[Stored items]
-------
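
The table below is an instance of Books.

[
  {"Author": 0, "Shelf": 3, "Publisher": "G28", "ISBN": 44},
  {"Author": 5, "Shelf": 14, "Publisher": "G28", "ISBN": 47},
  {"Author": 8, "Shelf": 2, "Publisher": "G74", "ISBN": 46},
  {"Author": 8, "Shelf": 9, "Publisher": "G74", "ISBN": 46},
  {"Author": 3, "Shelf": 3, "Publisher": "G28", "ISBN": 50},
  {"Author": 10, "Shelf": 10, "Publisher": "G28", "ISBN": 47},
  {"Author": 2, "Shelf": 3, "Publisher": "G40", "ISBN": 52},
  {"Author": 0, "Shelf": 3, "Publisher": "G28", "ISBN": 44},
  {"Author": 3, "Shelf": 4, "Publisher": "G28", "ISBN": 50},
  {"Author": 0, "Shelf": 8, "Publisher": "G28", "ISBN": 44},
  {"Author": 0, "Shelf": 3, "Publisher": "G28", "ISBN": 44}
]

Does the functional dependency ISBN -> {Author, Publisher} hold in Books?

No

ISBN=44: 4 rows → {Author,Publisher} = (0, G28), (0, G28), (0, G28), (0, G28) ✓
ISBN=47: 2 rows → {Author,Publisher} takes values {(5, G28), (10, G28)} — violation
ISBN=46: 2 rows → {Author,Publisher} = (8, G74), (8, G74) ✓
ISBN=50: 2 rows → {Author,Publisher} = (3, G28), (3, G28) ✓
ISBN=52: 1 row → {Author,Publisher} = (2, G40) ✓
Two rows agree on ISBN but differ on {Author, Publisher}, so ISBN -> {Author, Publisher} does not hold.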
-------
# Problem requirements
Exactly as they appear above, return all of the records.

# Solution to this task
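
The table below is an instance of Books.

[
  {"Author": 0, "Shelf": 3, "Publisher": "G28", "ISBN": 44},
  {"Author": 5, "Shelf": 14, "Publisher": "G28", "ISBN": 47},
  {"Author": 8, "Shelf": 2, "Publisher": "G74", "ISBN": 46},
  {"Author": 8, "Shelf": 9, "Publisher": "G74", "ISBN": 46},
  {"Author": 3, "Shelf": 3, "Publisher": "G28", "ISBN": 50},
  {"Author": 10, "Shelf": 10, "Publisher": "G28", "ISBN": 47},
  {"Author": 2, "Shelf": 3, "Publisher": "G40", "ISBN": 52},
  {"Author": 0, "Shelf": 3, "Publisher": "G28", "ISBN": 44},
  {"Author": 3, "Shelf": 4, "Publisher": "G28", "ISBN": 50},
  {"Author": 0, "Shelf": 8, "Publisher": "G28", "ISBN": 44},
  {"Author": 0, "Shelf": 3, "Publisher": "G28", "ISBN": 44}
]

Does the functional dependency ISBN -> {Author, Publisher} hold in Books?

No

ISBN=44: 4 rows → {Author,Publisher} = (0, G28), (0, G28), (0, G28), (0, G28) ✓
ISBN=47: 2 rows → {Author,Publisher} takes values {(5, G28), (10, G28)} — violation
ISBN=46: 2 rows → {Author,Publisher} = (8, G74), (8, G74) ✓
ISBN=50: 2 rows → {Author,Publisher} = (3, G28), (3, G28) ✓
ISBN=52: 1 row → {Author,Publisher} = (2, G40) ✓
Two rows agree on ISBN but differ on {Author, Publisher}, so ISBN -> {Author, Publisher} does not hold.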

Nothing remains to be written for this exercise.